# WHAT YOU SHOULD DO
The entries are to be written out again with no differences.

_ _ _ _

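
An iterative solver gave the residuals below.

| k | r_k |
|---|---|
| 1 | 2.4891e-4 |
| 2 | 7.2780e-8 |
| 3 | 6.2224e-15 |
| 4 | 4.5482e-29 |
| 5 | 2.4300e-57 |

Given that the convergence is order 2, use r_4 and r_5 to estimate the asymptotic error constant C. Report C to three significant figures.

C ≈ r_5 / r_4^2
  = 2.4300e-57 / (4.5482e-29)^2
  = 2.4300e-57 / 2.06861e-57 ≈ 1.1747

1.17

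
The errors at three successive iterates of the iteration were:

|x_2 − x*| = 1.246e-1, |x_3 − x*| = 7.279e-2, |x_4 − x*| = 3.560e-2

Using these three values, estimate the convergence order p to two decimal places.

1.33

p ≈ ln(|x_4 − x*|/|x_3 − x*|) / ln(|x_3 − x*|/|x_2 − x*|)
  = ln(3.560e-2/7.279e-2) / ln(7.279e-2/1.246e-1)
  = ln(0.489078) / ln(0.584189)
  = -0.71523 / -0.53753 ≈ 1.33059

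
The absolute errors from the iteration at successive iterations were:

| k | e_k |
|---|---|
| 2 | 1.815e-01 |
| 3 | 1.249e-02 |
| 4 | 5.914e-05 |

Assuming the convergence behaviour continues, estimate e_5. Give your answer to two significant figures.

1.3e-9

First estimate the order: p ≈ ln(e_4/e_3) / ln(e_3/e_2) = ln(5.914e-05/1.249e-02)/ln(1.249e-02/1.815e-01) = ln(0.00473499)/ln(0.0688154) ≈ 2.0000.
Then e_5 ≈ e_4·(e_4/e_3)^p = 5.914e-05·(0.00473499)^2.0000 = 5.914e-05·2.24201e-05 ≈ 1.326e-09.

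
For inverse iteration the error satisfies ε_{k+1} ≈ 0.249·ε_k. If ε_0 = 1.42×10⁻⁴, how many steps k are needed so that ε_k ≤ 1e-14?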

_ _ _ _

# SOLUTION TO THE PROBLEM
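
An iterative solver gave the residuals below.

| k | r_k |
|---|---|
| 1 | 2.4891e-4 |
| 2 | 7.2780e-8 |
| 3 | 6.2224e-15 |
| 4 | 4.5482e-29 |
| 5 | 2.4300e-57 |

Given that the convergence is order 2, use r_4 and r_5 to estimate the asymptotic error constant C. Report C to three significant figures.

C ≈ r_5 / r_4^2
  = 2.4300e-57 / (4.5482e-29)^2
  = 2.4300e-57 / 2.06861e-57 ≈ 1.1747

1.17

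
The errors at three successive iterates of the iteration were:

|x_2 − x*| = 1.246e-1, |x_3 − x*| = 7.279e-2, |x_4 − x*| = 3.560e-2

Using these three values, estimate the convergence order p to two decimal places.

1.33

p ≈ ln(|x_4 − x*|/|x_3 − x*|) / ln(|x_3 − x*|/|x_2 − x*|)
  = ln(3.560e-2/7.279e-2) / ln(7.279e-2/1.246e-1)
  = ln(0.489078) / ln(0.584189)
  = -0.71523 / -0.53753 ≈ 1.33059

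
The absolute errors from the iteration at successive iterations were:

| k | e_k |
|---|---|
| 2 | 1.815e-01 |
| 3 | 1.249e-02 |
| 4 | 5.914e-05 |

Assuming the convergence behaviour continues, estimate e_5. Give your answer to two significant figures.

1.3e-9

First estimate the order: p ≈ ln(e_4/e_3) / ln(e_3/e_2) = ln(5.914e-05/1.249e-02)/ln(1.249e-02/1.815e-01) = ln(0.00473499)/ln(0.0688154) ≈ 2.0000.
Then e_5 ≈ e_4·(e_4/e_3)^p = 5.914e-05·(0.00473499)^2.0000 = 5.914e-05·2.24201e-05 ≈ 1.326e-09.

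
For inverse iteration the error satisfies ε_{k+1} ≈ 0.249·ε_k. If ε_0 = 1.42×10⁻⁴, how many steps k are needed so that ε_k ≤ 1e-14?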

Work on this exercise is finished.